● Collected data

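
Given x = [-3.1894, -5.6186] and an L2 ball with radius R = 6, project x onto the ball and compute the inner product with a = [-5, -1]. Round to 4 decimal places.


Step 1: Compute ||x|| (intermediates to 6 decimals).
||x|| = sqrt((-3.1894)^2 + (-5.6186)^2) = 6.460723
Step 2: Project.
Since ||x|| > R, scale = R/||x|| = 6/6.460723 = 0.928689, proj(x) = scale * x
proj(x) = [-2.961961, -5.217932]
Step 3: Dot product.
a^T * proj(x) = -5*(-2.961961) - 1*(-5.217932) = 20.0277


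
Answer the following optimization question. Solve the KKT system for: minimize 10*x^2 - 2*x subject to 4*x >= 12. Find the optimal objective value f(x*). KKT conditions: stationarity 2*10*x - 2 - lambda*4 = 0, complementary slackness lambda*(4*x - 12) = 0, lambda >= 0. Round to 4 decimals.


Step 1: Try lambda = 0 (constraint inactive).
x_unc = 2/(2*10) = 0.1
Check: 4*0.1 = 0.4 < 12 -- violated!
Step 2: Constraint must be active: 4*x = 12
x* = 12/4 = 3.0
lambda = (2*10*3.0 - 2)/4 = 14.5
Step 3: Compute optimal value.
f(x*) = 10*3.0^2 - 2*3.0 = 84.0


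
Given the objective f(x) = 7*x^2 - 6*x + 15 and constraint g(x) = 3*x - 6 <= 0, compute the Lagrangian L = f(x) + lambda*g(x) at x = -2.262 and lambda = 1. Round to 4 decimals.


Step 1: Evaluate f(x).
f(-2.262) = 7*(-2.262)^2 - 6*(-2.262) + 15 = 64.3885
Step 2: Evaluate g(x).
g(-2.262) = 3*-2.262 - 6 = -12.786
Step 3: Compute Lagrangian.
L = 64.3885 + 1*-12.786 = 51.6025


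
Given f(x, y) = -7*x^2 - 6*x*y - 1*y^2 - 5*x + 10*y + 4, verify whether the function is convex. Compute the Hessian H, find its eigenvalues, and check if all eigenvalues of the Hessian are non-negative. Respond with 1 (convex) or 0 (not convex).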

● WORK TASK
Taking the entries above, please repeat each one exactly.

● REPLY TO THE TASK
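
Given x = [-3.1894, -5.6186] and an L2 ball with radius R = 6, project x onto the ball and compute the inner product with a = [-5, -1]. Round to 4 decimal places.


Step 1: Compute ||x|| (intermediates to 6 decimals).
||x|| = sqrt((-3.1894)^2 + (-5.6186)^2) = 6.460723
Step 2: Project.
Since ||x|| > R, scale = R/||x|| = 6/6.460723 = 0.928689, proj(x) = scale * x
proj(x) = [-2.961961, -5.217932]
Step 3: Dot product.
a^T * proj(x) = -5*(-2.961961) - 1*(-5.217932) = 20.0277


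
Answer the following optimization question. Solve the KKT system for: minimize 10*x^2 - 2*x subject to 4*x >= 12. Find the optimal objective value f(x*). KKT conditions: stationarity 2*10*x - 2 - lambda*4 = 0, complementary slackness lambda*(4*x - 12) = 0, lambda >= 0. Round to 4 decimals.


Step 1: Try lambda = 0 (constraint inactive).
x_unc = 2/(2*10) = 0.1
Check: 4*0.1 = 0.4 < 12 -- violated!
Step 2: Constraint must be active: 4*x = 12
x* = 12/4 = 3.0
lambda = (2*10*3.0 - 2)/4 = 14.5
Step 3: Compute optimal value.
f(x*) = 10*3.0^2 - 2*3.0 = 84.0


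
Given the objective f(x) = 7*x^2 - 6*x + 15 and constraint g(x) = 3*x - 6 <= 0, compute the Lagrangian L = f(x) + lambda*g(x) at x = -2.262 and lambda = 1. Round to 4 decimals.


Step 1: Evaluate f(x).
f(-2.262) = 7*(-2.262)^2 - 6*(-2.262) + 15 = 64.3885
Step 2: Evaluate g(x).
g(-2.262) = 3*-2.262 - 6 = -12.786
Step 3: Compute Lagrangian.
L = 64.3885 + 1*-12.786 = 51.6025


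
Given f(x, y) = -7*x^2 - 6*x*y - 1*y^2 - 5*x + 10*y + 4, verify whether the function is convex. Compute the Hessian H, find its eigenvalues, and check if all eigenvalues of the Hessian are non-negative. Respond with 1 (convex) or 0 (not convex).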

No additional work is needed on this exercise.